Material provided »
------------------------

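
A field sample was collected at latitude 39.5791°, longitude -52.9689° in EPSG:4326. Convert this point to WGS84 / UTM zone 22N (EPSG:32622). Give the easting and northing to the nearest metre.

Zone 22 central meridian λ₀ = 6×22 − 183 = -51°; Δλ = -1.9689°.
Transverse Mercator on WGS84 with k₀ = 0.9996 gives E = 330901.630 m, N = 4382894.712 m.

E 330902 m, N 4382895 m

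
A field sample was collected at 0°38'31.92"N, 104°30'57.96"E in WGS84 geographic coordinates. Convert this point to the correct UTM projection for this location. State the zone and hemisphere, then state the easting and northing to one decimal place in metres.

Zone 48N: E 446156.8 m, N 70985.0 m

Longitude 104.5161° lies in the 6° band [102°, 108°), giving zone 48; latitude is north of the equator, so 48N.
Zone 48 central meridian λ₀ = 6×48 − 183 = 105°; Δλ = -0.4839°.
Transverse Mercator on WGS84 with k₀ = 0.9996 gives E = 446156.761 m, N = 70984.974 m.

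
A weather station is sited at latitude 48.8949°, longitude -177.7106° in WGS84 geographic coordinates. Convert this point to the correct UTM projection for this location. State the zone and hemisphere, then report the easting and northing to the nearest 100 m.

Longitude -177.7106° lies in the 6° band [-180°, -174°), giving zone 1; latitude is north of the equator, so 1N.
Zone 1 central meridian λ₀ = 6×1 − 183 = -177°; Δλ = -0.7106°.
Transverse Mercator on WGS84 with k₀ = 0.9996 gives E = 447915.831 m, N = 5416015.794 m.

Zone 1N: E 447900 m, N 5416000 m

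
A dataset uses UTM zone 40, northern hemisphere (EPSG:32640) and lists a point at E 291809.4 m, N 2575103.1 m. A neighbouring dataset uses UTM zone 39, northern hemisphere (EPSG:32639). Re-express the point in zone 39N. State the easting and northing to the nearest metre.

E 905714 m, N 2579194 m

UTM 40N → geographic: φ = 23.27210032°, λ = 54.96469952°.
UTM 39N (λ₀ = 51°) forward: E = 905713.703 m, N = 2579193.772 m.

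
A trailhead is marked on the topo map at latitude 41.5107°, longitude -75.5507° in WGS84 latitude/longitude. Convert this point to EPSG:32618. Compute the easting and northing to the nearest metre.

E 454045 m, N 4595599 m

Zone 18 central meridian λ₀ = 6×18 − 183 = -75°; Δλ = -0.5507°.
Transverse Mercator on WGS84 with k₀ = 0.9996 gives E = 454044.531 m, N = 4595598.502 m.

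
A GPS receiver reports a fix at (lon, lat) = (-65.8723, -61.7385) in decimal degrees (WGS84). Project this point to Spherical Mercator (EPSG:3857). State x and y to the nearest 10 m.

Web Mercator is spherical with R = a = 6378137 m.
x = R·λ = 6378137 × -1.149688521 = -7332870.893 m.
y = R·ln tan(π/4 + φ/2) = 6378137 × -1.379305777 = -8797401.210 m.

x -7332870 m, y -8797400 m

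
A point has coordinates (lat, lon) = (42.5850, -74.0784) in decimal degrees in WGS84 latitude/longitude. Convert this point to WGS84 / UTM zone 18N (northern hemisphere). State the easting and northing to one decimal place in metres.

Zone 18 central meridian λ₀ = 6×18 − 183 = -75°; Δλ = +0.9216°.
Transverse Mercator on WGS84 with k₀ = 0.9996 gives E = 575621.940 m, N = 4715142.997 m.

E 575621.9 m, N 4715143.0 m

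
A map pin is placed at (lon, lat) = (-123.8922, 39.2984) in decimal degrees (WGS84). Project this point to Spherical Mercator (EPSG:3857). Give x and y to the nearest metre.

Web Mercator is spherical with R = a = 6378137 m.
x = R·λ = 6378137 × -2.162326808 = -13791616.617 m.
y = R·ln tan(π/4 + φ/2) = 6378137 × 0.747005810 = 4764505.393 m.

x -13791617 m, y 4764505 m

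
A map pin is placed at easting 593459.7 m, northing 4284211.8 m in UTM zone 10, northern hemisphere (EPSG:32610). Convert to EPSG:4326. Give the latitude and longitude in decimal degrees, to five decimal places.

lat 38.70160°, lon -121.92520°

Zone 10N: λ₀ = -123°, k₀ = 0.9996, false easting 500000 m.
Meridian distance M = (N − FN)/k₀ = 4285926.2 m.
Inverse transverse Mercator on WGS84 gives φ = 38.70159997°, λ = -121.92519971°.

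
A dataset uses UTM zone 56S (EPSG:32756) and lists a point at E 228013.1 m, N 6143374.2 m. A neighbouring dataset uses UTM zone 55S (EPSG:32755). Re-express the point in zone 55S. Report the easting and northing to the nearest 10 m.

UTM 56S → geographic: φ = -34.81560032°, λ = 150.02650039°.
UTM 55S (λ₀ = 147°) forward: E = 776836.464 m, N = 6143229.092 m.

E 776840 m, N 6143230 m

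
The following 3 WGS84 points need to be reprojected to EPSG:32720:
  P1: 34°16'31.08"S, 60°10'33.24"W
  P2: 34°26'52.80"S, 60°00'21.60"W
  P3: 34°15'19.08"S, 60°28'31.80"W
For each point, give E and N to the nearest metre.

P1: E 759994 m, N 6203708 m; P2: E 775075 m, N 6184101 m; P3: E 732460 m, N 6206653 m

UTM zone 20S: λ₀ = -63°, k₀ = 0.9996.
P1 (-34.2753°, -60.1759°) → (759993.965, 6203708.345) m.
P2 (-34.4480°, -60.0060°) → (775074.899, 6184101.243) m.
P3 (-34.2553°, -60.4755°) → (732460.116, 6206652.537) m.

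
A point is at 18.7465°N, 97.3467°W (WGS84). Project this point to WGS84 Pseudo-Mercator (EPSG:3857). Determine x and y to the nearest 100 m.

Web Mercator is spherical with R = a = 6378137 m.
x = R·λ = 6378137 × -1.699020431 = -10836585.074 m.
y = R·ln tan(π/4 + φ/2) = 6378137 × 0.333187106 = 2125113.012 m.

x -10836600 m, y 2125100 m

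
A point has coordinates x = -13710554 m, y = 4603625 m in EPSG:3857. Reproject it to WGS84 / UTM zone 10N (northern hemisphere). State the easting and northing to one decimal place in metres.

Web Mercator inverse (R = 6378137 m) → φ = 38.17110155°, λ = -123.16400212°.
UTM 10N forward: E = 485634.567 m, N = 4224812.075 m.

E 485634.6 m, N 4224812.1 m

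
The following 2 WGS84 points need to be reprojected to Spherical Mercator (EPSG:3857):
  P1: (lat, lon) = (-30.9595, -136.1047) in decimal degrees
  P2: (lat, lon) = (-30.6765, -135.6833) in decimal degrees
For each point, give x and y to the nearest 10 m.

Web Mercator: x = R·λ, y = R·ln tan(π/4+φ/2), R = 6378137 m.
P1 (-30.9595°, -136.1047°) → (-15151105.899, -3627490.564) m.
P2 (-30.6765°, -135.6833°) → (-15104195.865, -3590807.392) m.

P1: x -15151110 m, y -3627490 m; P2: x -15104200 m, y -3590810 m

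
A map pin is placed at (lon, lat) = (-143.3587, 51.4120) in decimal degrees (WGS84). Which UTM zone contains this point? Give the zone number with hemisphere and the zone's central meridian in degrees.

Zone 7N, central meridian -141°

UTM zone = ⌊(λ + 180)/6⌋ + 1; -143.3587° ∈ [-144°, -138°) → zone 7.
Hemisphere: N (φ ≥ 0).
Central meridian λ₀ = 6×7 − 183 = -141°.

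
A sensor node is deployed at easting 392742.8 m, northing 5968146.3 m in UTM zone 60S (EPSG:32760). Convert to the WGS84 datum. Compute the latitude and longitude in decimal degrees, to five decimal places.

lat -36.42590°, lon 175.80350°

Zone 60S: λ₀ = 177°, k₀ = 0.9996, false easting 500000 m, false northing 10000000 m.
Meridian distance M = (N − FN)/k₀ = -4033467.1 m.
Inverse transverse Mercator on WGS84 gives φ = -36.42589985°, λ = 175.80350003°.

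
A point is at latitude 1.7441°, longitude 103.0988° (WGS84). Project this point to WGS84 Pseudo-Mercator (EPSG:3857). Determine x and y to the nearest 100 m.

Web Mercator is spherical with R = a = 6378137 m.
x = R·λ = 6378137 × 1.799413515 = 11476905.917 m.
y = R·ln tan(π/4 + φ/2) = 6378137 × 0.030444990 = 194182.315 m.

x 11476900 m, y 194200 m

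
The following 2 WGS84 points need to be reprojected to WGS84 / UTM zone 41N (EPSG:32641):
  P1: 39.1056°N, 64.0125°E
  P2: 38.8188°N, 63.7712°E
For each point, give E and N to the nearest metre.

P1: E 587545 m, N 4328983 m; P2: E 566950 m, N 4296951 m

UTM zone 41N: λ₀ = 63°, k₀ = 0.9996.
P1 (39.1056°, 64.0125°) → (587544.621, 4328983.163) m.
P2 (38.8188°, 63.7712°) → (566949.990, 4296951.393) m.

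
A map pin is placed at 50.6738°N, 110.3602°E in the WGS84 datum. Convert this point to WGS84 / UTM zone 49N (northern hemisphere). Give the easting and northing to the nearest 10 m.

E 454790 m, N 5613750 m

Zone 49 central meridian λ₀ = 6×49 − 183 = 111°; Δλ = -0.6398°.
Transverse Mercator on WGS84 with k₀ = 0.9996 gives E = 454791.616 m, N = 5613746.493 m.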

------------------------

Assignment » All that should be returned is the run of lines from the one with "P1: 39.1056°N, 64.0125°E" to the last line of the material above, copied exactly.

Exercise result »
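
  P1: 39.1056°N, 64.0125°E
  P2: 38.8188°N, 63.7712°E
For each point, give E and N to the nearest metre.

P1: E 587545 m, N 4328983 m; P2: E 566950 m, N 4296951 m

UTM zone 41N: λ₀ = 63°, k₀ = 0.9996.
P1 (39.1056°, 64.0125°) → (587544.621, 4328983.163) m.
P2 (38.8188°, 63.7712°) → (566949.990, 4296951.393) m.

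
A map pin is placed at 50.6738°N, 110.3602°E in the WGS84 datum. Convert this point to WGS84 / UTM zone 49N (northern hemisphere). Give the easting and northing to the nearest 10 m.

E 454790 m, N 5613750 m

Zone 49 central meridian λ₀ = 6×49 − 183 = 111°; Δλ = -0.6398°.
Transverse Mercator on WGS84 with k₀ = 0.9996 gives E = 454791.616 m, N = 5613746.493 m.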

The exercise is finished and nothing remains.